● **Task to complete**
Would you return every entry, exactly as it is written?
■ ■ ■
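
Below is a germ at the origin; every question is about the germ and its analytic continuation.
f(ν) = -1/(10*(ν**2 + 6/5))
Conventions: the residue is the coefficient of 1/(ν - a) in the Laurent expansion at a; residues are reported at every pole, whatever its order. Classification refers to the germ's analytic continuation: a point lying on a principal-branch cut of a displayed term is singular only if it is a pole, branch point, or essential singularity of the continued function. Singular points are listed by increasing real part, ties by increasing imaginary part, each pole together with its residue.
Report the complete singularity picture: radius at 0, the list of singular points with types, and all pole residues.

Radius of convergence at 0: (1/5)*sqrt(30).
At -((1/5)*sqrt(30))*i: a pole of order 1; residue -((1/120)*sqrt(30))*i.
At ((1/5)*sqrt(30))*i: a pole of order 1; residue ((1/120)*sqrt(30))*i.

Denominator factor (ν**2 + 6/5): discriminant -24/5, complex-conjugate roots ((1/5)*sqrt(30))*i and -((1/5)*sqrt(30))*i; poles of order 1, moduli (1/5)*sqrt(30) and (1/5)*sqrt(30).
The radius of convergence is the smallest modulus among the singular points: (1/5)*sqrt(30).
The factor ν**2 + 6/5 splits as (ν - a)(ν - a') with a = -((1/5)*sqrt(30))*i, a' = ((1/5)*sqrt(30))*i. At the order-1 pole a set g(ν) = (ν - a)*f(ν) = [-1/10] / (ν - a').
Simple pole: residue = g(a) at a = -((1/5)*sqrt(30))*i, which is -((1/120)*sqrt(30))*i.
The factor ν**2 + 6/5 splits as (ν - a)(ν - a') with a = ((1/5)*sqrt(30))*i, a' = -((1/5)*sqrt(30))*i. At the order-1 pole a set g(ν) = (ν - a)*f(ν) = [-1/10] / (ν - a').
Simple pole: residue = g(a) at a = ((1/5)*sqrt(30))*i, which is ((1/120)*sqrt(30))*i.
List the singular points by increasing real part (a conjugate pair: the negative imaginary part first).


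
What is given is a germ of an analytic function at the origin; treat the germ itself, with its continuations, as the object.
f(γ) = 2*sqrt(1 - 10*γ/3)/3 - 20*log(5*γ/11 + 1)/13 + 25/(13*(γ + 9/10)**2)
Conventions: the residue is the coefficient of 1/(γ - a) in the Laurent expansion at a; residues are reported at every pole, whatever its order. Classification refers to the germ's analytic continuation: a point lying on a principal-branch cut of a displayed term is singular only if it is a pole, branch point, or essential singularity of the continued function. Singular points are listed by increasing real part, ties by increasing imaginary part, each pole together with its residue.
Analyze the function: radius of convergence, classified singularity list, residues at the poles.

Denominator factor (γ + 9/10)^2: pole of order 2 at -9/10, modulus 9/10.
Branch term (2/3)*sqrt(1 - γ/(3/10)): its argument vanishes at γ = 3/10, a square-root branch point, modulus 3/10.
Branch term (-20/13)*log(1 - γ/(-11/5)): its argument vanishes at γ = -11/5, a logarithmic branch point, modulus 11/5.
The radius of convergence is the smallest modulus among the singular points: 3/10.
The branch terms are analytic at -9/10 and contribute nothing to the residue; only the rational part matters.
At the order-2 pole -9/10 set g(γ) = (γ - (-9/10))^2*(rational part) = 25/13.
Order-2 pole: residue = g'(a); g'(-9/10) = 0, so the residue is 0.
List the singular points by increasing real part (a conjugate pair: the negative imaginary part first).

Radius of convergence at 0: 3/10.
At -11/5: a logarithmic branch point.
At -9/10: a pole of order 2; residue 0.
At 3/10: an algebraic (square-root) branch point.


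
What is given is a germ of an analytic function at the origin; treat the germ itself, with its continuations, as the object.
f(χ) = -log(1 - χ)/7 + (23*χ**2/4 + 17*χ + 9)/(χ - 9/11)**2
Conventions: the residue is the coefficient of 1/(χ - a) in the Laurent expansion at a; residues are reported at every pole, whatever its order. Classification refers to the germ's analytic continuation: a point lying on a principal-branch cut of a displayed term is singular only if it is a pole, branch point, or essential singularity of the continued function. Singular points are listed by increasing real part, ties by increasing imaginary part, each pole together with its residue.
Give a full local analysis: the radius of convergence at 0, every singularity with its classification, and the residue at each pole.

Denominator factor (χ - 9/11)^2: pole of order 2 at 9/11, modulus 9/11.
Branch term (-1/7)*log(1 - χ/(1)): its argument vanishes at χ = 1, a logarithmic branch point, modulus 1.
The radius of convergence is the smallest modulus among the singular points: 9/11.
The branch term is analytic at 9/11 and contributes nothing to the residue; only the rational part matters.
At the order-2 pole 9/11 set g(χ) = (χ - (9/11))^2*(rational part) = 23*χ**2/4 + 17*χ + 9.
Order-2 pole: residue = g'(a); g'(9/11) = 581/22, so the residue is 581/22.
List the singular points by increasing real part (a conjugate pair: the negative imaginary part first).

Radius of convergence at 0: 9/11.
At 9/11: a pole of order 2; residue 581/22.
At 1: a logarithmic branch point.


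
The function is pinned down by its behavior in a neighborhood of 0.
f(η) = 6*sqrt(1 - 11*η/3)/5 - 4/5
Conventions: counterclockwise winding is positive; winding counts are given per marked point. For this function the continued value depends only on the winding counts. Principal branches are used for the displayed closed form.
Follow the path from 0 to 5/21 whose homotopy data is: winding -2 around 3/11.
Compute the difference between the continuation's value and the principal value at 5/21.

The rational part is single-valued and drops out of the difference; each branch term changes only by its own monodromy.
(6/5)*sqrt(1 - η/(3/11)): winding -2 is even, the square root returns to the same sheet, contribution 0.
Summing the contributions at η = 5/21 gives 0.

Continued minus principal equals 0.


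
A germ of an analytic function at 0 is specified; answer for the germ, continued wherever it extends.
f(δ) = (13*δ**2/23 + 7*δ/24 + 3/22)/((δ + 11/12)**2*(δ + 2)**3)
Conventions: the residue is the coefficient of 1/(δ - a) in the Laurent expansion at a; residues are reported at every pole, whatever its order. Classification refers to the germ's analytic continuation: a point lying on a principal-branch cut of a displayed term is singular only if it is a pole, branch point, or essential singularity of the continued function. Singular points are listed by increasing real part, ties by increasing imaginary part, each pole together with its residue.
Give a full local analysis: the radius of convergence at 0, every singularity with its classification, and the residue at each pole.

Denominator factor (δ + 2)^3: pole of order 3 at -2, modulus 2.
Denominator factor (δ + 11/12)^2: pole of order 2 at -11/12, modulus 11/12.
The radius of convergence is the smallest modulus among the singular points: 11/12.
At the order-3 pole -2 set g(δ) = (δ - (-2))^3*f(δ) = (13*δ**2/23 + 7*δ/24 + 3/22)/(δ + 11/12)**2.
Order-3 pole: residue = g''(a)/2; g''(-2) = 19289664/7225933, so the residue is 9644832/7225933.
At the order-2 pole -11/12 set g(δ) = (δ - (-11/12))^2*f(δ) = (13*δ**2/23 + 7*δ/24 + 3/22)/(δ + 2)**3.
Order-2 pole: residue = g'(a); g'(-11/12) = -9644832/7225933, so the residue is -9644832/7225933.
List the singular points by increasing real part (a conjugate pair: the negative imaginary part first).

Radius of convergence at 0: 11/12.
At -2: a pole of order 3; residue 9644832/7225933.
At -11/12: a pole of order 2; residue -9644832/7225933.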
■ ■ ■
● **Result of this task**
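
Below is a germ at the origin; every question is about the germ and its analytic continuation.
f(ν) = -1/(10*(ν**2 + 6/5))
Conventions: the residue is the coefficient of 1/(ν - a) in the Laurent expansion at a; residues are reported at every pole, whatever its order. Classification refers to the germ's analytic continuation: a point lying on a principal-branch cut of a displayed term is singular only if it is a pole, branch point, or essential singularity of the continued function. Singular points are listed by increasing real part, ties by increasing imaginary part, each pole together with its residue.
Report the complete singularity picture: radius at 0, the list of singular points with types, and all pole residues.

Radius of convergence at 0: (1/5)*sqrt(30).
At -((1/5)*sqrt(30))*i: a pole of order 1; residue -((1/120)*sqrt(30))*i.
At ((1/5)*sqrt(30))*i: a pole of order 1; residue ((1/120)*sqrt(30))*i.

Denominator factor (ν**2 + 6/5): discriminant -24/5, complex-conjugate roots ((1/5)*sqrt(30))*i and -((1/5)*sqrt(30))*i; poles of order 1, moduli (1/5)*sqrt(30) and (1/5)*sqrt(30).
The radius of convergence is the smallest modulus among the singular points: (1/5)*sqrt(30).
The factor ν**2 + 6/5 splits as (ν - a)(ν - a') with a = -((1/5)*sqrt(30))*i, a' = ((1/5)*sqrt(30))*i. At the order-1 pole a set g(ν) = (ν - a)*f(ν) = [-1/10] / (ν - a').
Simple pole: residue = g(a) at a = -((1/5)*sqrt(30))*i, which is -((1/120)*sqrt(30))*i.
The factor ν**2 + 6/5 splits as (ν - a)(ν - a') with a = ((1/5)*sqrt(30))*i, a' = -((1/5)*sqrt(30))*i. At the order-1 pole a set g(ν) = (ν - a)*f(ν) = [-1/10] / (ν - a').
Simple pole: residue = g(a) at a = ((1/5)*sqrt(30))*i, which is ((1/120)*sqrt(30))*i.
List the singular points by increasing real part (a conjugate pair: the negative imaginary part first).


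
What is given is a germ of an analytic function at the origin; treat the germ itself, with its continuations, as the object.
f(γ) = 2*sqrt(1 - 10*γ/3)/3 - 20*log(5*γ/11 + 1)/13 + 25/(13*(γ + 9/10)**2)
Conventions: the residue is the coefficient of 1/(γ - a) in the Laurent expansion at a; residues are reported at every pole, whatever its order. Classification refers to the germ's analytic continuation: a point lying on a principal-branch cut of a displayed term is singular only if it is a pole, branch point, or essential singularity of the continued function. Singular points are listed by increasing real part, ties by increasing imaginary part, each pole together with its residue.
Analyze the function: radius of convergence, classified singularity list, residues at the poles.

Denominator factor (γ + 9/10)^2: pole of order 2 at -9/10, modulus 9/10.
Branch term (2/3)*sqrt(1 - γ/(3/10)): its argument vanishes at γ = 3/10, a square-root branch point, modulus 3/10.
Branch term (-20/13)*log(1 - γ/(-11/5)): its argument vanishes at γ = -11/5, a logarithmic branch point, modulus 11/5.
The radius of convergence is the smallest modulus among the singular points: 3/10.
The branch terms are analytic at -9/10 and contribute nothing to the residue; only the rational part matters.
At the order-2 pole -9/10 set g(γ) = (γ - (-9/10))^2*(rational part) = 25/13.
Order-2 pole: residue = g'(a); g'(-9/10) = 0, so the residue is 0.
List the singular points by increasing real part (a conjugate pair: the negative imaginary part first).

Radius of convergence at 0: 3/10.
At -11/5: a logarithmic branch point.
At -9/10: a pole of order 2; residue 0.
At 3/10: an algebraic (square-root) branch point.


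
What is given is a germ of an analytic function at the origin; treat the germ itself, with its continuations, as the object.
f(χ) = -log(1 - χ)/7 + (23*χ**2/4 + 17*χ + 9)/(χ - 9/11)**2
Conventions: the residue is the coefficient of 1/(χ - a) in the Laurent expansion at a; residues are reported at every pole, whatever its order. Classification refers to the germ's analytic continuation: a point lying on a principal-branch cut of a displayed term is singular only if it is a pole, branch point, or essential singularity of the continued function. Singular points are listed by increasing real part, ties by increasing imaginary part, each pole together with its residue.
Give a full local analysis: the radius of convergence at 0, every singularity with its classification, and the residue at each pole.

Denominator factor (χ - 9/11)^2: pole of order 2 at 9/11, modulus 9/11.
Branch term (-1/7)*log(1 - χ/(1)): its argument vanishes at χ = 1, a logarithmic branch point, modulus 1.
The radius of convergence is the smallest modulus among the singular points: 9/11.
The branch term is analytic at 9/11 and contributes nothing to the residue; only the rational part matters.
At the order-2 pole 9/11 set g(χ) = (χ - (9/11))^2*(rational part) = 23*χ**2/4 + 17*χ + 9.
Order-2 pole: residue = g'(a); g'(9/11) = 581/22, so the residue is 581/22.
List the singular points by increasing real part (a conjugate pair: the negative imaginary part first).

Radius of convergence at 0: 9/11.
At 9/11: a pole of order 2; residue 581/22.
At 1: a logarithmic branch point.


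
The function is pinned down by its behavior in a neighborhood of 0.
f(η) = 6*sqrt(1 - 11*η/3)/5 - 4/5
Conventions: counterclockwise winding is positive; winding counts are given per marked point. For this function the continued value depends only on the winding counts. Principal branches are used for the displayed closed form.
Follow the path from 0 to 5/21 whose homotopy data is: winding -2 around 3/11.
Compute the difference between the continuation's value and the principal value at 5/21.

The rational part is single-valued and drops out of the difference; each branch term changes only by its own monodromy.
(6/5)*sqrt(1 - η/(3/11)): winding -2 is even, the square root returns to the same sheet, contribution 0.
Summing the contributions at η = 5/21 gives 0.

Continued minus principal equals 0.


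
A germ of an analytic function at 0 is specified; answer for the germ, continued wherever it extends.
f(δ) = (13*δ**2/23 + 7*δ/24 + 3/22)/((δ + 11/12)**2*(δ + 2)**3)
Conventions: the residue is the coefficient of 1/(δ - a) in the Laurent expansion at a; residues are reported at every pole, whatever its order. Classification refers to the germ's analytic continuation: a point lying on a principal-branch cut of a displayed term is singular only if it is a pole, branch point, or essential singularity of the continued function. Singular points are listed by increasing real part, ties by increasing imaginary part, each pole together with its residue.
Give a full local analysis: the radius of convergence at 0, every singularity with its classification, and the residue at each pole.

Denominator factor (δ + 2)^3: pole of order 3 at -2, modulus 2.
Denominator factor (δ + 11/12)^2: pole of order 2 at -11/12, modulus 11/12.
The radius of convergence is the smallest modulus among the singular points: 11/12.
At the order-3 pole -2 set g(δ) = (δ - (-2))^3*f(δ) = (13*δ**2/23 + 7*δ/24 + 3/22)/(δ + 11/12)**2.
Order-3 pole: residue = g''(a)/2; g''(-2) = 19289664/7225933, so the residue is 9644832/7225933.
At the order-2 pole -11/12 set g(δ) = (δ - (-11/12))^2*f(δ) = (13*δ**2/23 + 7*δ/24 + 3/22)/(δ + 2)**3.
Order-2 pole: residue = g'(a); g'(-11/12) = -9644832/7225933, so the residue is -9644832/7225933.
List the singular points by increasing real part (a conjugate pair: the negative imaginary part first).

Radius of convergence at 0: 11/12.
At -2: a pole of order 3; residue 9644832/7225933.
At -11/12: a pole of order 2; residue -9644832/7225933.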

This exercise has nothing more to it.